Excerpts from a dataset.

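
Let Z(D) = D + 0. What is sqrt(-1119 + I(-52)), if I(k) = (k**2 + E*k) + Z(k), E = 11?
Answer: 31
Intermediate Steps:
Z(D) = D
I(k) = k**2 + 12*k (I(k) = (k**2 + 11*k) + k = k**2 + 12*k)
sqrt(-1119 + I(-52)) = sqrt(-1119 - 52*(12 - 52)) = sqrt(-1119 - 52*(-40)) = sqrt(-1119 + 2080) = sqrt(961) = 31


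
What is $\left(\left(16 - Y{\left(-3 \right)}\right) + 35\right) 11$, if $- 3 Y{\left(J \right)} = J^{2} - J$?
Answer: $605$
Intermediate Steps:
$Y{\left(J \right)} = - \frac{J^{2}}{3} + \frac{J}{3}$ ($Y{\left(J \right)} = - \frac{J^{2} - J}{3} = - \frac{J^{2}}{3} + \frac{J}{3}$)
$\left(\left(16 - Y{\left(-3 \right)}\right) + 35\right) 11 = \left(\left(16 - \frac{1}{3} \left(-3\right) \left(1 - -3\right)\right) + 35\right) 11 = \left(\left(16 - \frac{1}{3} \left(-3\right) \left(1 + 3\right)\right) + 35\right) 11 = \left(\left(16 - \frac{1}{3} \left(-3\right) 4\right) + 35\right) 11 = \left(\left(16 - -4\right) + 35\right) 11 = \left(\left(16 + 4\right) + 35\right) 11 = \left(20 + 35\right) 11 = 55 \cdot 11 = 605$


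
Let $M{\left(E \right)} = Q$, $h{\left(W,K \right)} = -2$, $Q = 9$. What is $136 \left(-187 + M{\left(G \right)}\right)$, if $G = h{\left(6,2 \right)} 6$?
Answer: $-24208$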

==

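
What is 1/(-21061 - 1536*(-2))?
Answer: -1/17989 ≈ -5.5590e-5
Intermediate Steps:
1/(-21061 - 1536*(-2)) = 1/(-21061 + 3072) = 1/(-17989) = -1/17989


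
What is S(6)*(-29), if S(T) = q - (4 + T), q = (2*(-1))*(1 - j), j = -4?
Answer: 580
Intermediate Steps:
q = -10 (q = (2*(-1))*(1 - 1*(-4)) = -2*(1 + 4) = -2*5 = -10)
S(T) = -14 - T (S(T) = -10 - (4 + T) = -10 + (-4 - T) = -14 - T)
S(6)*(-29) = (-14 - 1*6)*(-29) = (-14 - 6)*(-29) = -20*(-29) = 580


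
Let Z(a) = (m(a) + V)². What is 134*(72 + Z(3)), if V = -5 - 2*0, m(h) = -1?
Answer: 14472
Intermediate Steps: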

TASK PROMPT. Every line above from the line with "What is $\left(\left(16" to the line with "Answer: $605$" is wanted, ends included; write them out exactly and add no other line.

TASK SOLUTION.
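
What is $\left(\left(16 - Y{\left(-3 \right)}\right) + 35\right) 11$, if $- 3 Y{\left(J \right)} = J^{2} - J$?
Answer: $605$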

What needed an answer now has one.